**Problem to work on**:
Begin with the line in which "Calculate lead time" appears and end with the final line of the entries. Retype each one exactly and add nothing.

□ □ □ □

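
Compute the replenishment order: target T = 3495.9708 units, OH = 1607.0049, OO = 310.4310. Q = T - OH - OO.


Inventory position = OH + OO = 1607.0049 + 310.4310 = 1917.4359
Q = 3495.9708 - 1917.4359 = 1578.5349

1578.5349 units


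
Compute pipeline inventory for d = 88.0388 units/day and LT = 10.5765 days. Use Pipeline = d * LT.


Pipeline = 88.0388 * 10.5765 = 931.1424

931.1424 units


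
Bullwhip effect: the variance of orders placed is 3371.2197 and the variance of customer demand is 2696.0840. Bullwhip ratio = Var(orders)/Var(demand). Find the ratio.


BW = 3371.2197 / 2696.0840 = 1.2504

1.2504


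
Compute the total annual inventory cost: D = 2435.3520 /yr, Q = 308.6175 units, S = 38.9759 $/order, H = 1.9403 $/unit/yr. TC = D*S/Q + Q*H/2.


Ordering cost = D*S/Q = 307.5653
Holding cost = Q*H/2 = 299.4053
TC = 307.5653 + 299.4053 = 606.9706

606.9706 $/yr


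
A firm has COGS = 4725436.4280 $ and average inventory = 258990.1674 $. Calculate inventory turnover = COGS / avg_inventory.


Turnover = 4725436.4280 / 258990.1674 = 18.2456

18.2456


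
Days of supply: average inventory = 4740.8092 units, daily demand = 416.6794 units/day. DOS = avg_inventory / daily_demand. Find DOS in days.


DOS = 4740.8092 / 416.6794 = 11.3776

11.3776 days


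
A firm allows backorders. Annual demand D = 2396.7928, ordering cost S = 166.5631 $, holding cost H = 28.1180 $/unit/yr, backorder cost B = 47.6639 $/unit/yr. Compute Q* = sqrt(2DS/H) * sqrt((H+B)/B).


sqrt(2DS/H) = 168.5107
sqrt((H+B)/B) = 1.2609
Q* = 168.5107 * 1.2609 = 212.4787

212.4787 units


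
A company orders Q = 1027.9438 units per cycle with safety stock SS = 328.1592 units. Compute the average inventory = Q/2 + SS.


Q/2 = 513.9719
Avg = 513.9719 + 328.1592 = 842.1311

842.1311 units


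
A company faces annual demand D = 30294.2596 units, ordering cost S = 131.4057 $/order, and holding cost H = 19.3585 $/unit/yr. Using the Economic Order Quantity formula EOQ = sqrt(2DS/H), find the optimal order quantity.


2*D*S = 2 * 30294.2596 * 131.4057 = 7961676.7774
2*D*S/H = 411275.5006
EOQ = sqrt(411275.5006) = 641.3076

641.3076 units


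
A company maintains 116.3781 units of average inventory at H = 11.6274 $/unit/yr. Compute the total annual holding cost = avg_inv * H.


Cost = 116.3781 * 11.6274 = 1353.1747

1353.1747 $/yr


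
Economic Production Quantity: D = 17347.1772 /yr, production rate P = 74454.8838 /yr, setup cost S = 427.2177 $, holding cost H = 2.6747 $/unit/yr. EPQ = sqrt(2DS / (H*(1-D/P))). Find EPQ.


1 - D/P = 1 - 0.2330 = 0.7670
H*(1-D/P) = 2.0515
2DS = 14822042.2898
EPQ = sqrt(7224893.3545) = 2687.9162

2687.9162 units


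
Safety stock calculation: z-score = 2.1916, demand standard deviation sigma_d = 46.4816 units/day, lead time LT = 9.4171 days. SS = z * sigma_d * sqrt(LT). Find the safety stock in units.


sqrt(LT) = sqrt(9.4171) = 3.0687
SS = 2.1916 * 46.4816 * 3.0687 = 312.6086

312.6086 units


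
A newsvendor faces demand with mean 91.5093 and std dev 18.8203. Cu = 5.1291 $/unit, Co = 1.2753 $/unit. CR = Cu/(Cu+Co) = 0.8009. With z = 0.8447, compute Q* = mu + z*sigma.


CR = Cu/(Cu+Co) = 5.1291/(5.1291+1.2753) = 0.8009
z = 0.8447
Q* = 91.5093 + 0.8447 * 18.8203 = 107.4068

107.4068 units


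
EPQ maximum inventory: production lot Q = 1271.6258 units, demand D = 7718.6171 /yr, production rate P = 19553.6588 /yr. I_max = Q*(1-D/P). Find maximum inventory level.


D/P = 0.3947
1 - D/P = 0.6053
I_max = 1271.6258 * 0.6053 = 769.6639

769.6639 units


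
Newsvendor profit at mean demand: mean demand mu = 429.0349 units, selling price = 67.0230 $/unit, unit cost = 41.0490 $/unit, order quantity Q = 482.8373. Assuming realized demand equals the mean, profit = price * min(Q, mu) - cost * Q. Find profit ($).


Sales at mu = min(482.8373, 429.0349) = 429.0349
Revenue = 67.0230 * 429.0349 = 28755.2061
Total cost = 41.0490 * 482.8373 = 19819.9883
Profit = 28755.2061 - 19819.9883 = 8935.2178

8935.2178 $


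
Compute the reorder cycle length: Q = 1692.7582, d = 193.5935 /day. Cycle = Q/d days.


Cycle = 1692.7582 / 193.5935 = 8.7439

8.7439 days


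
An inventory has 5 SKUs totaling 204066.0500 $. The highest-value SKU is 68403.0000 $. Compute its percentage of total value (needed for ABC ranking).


Top item = 68403.0000
Total = 204066.0500
Percentage = 68403.0000 / 204066.0500 * 100 = 33.5200

33.5200%


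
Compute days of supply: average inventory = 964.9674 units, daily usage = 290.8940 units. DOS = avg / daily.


DOS = 964.9674 / 290.8940 = 3.3172

3.3172 days


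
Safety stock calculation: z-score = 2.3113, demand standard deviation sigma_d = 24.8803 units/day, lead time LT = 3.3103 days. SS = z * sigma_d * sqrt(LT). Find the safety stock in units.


sqrt(LT) = sqrt(3.3103) = 1.8194
SS = 2.3113 * 24.8803 * 1.8194 = 104.6274

104.6274 units


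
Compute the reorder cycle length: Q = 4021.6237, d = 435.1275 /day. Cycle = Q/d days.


Cycle = 4021.6237 / 435.1275 = 9.2424

9.2424 days


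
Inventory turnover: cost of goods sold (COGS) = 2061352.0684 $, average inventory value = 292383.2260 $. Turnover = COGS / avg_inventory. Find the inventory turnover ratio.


Turnover = 2061352.0684 / 292383.2260 = 7.0502

7.0502


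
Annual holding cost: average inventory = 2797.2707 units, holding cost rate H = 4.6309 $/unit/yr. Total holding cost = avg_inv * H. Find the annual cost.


Cost = 2797.2707 * 4.6309 = 12953.8809

12953.8809 $/yr


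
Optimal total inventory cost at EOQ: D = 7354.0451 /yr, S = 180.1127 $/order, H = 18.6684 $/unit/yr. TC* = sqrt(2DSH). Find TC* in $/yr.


2*D*S*H = 49454716.7689
TC* = sqrt(49454716.7689) = 7032.4048

7032.4048 $/yr


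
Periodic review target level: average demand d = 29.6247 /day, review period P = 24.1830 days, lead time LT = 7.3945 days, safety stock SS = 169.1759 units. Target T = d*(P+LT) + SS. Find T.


P + LT = 31.5775
d*(P+LT) = 29.6247 * 31.5775 = 935.4740
T = 935.4740 + 169.1759 = 1104.6499

1104.6499 units


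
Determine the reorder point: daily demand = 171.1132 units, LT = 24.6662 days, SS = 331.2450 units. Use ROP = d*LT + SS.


d*LT = 171.1132 * 24.6662 = 4220.7124
ROP = 4220.7124 + 331.2450 = 4551.9574

4551.9574 units


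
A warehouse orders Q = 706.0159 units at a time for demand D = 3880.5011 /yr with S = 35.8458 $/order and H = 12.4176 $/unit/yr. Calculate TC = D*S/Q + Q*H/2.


Ordering cost = D*S/Q = 197.0206
Holding cost = Q*H/2 = 4383.5115
TC = 197.0206 + 4383.5115 = 4580.5321

4580.5321 $/yr


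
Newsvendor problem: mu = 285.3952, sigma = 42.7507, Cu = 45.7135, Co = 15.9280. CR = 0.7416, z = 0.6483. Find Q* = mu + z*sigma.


CR = Cu/(Cu+Co) = 45.7135/(45.7135+15.9280) = 0.7416
z = 0.6483
Q* = 285.3952 + 0.6483 * 42.7507 = 313.1105

313.1105 units


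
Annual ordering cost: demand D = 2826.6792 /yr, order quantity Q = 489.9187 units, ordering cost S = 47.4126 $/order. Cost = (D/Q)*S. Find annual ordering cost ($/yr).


Number of orders = D/Q = 5.7697
Cost = 5.7697 * 47.4126 = 273.5560

273.5560 $/yr


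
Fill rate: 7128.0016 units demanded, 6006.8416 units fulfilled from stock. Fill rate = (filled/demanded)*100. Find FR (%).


FR = 6006.8416 / 7128.0016 * 100 = 84.2710

84.2710%


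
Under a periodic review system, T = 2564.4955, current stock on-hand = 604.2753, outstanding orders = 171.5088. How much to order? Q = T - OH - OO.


Inventory position = OH + OO = 604.2753 + 171.5088 = 775.7841
Q = 2564.4955 - 775.7841 = 1788.7114

1788.7114 units


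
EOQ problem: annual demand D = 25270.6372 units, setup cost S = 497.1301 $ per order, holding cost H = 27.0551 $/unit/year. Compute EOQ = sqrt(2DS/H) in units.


2*D*S = 2 * 25270.6372 * 497.1301 = 25125588.7966
2*D*S/H = 928682.1633
EOQ = sqrt(928682.1633) = 963.6816

963.6816 units


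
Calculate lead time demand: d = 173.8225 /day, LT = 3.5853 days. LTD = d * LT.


LTD = 173.8225 * 3.5853 = 623.2058

623.2058 units


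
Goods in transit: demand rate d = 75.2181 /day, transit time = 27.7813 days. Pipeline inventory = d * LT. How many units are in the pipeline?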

□ □ □ □

**Solution for this exercise**:
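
Calculate lead time demand: d = 173.8225 /day, LT = 3.5853 days. LTD = d * LT.


LTD = 173.8225 * 3.5853 = 623.2058

623.2058 units


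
Goods in transit: demand rate d = 75.2181 /day, transit time = 27.7813 days. Pipeline inventory = d * LT. How many units are in the pipeline?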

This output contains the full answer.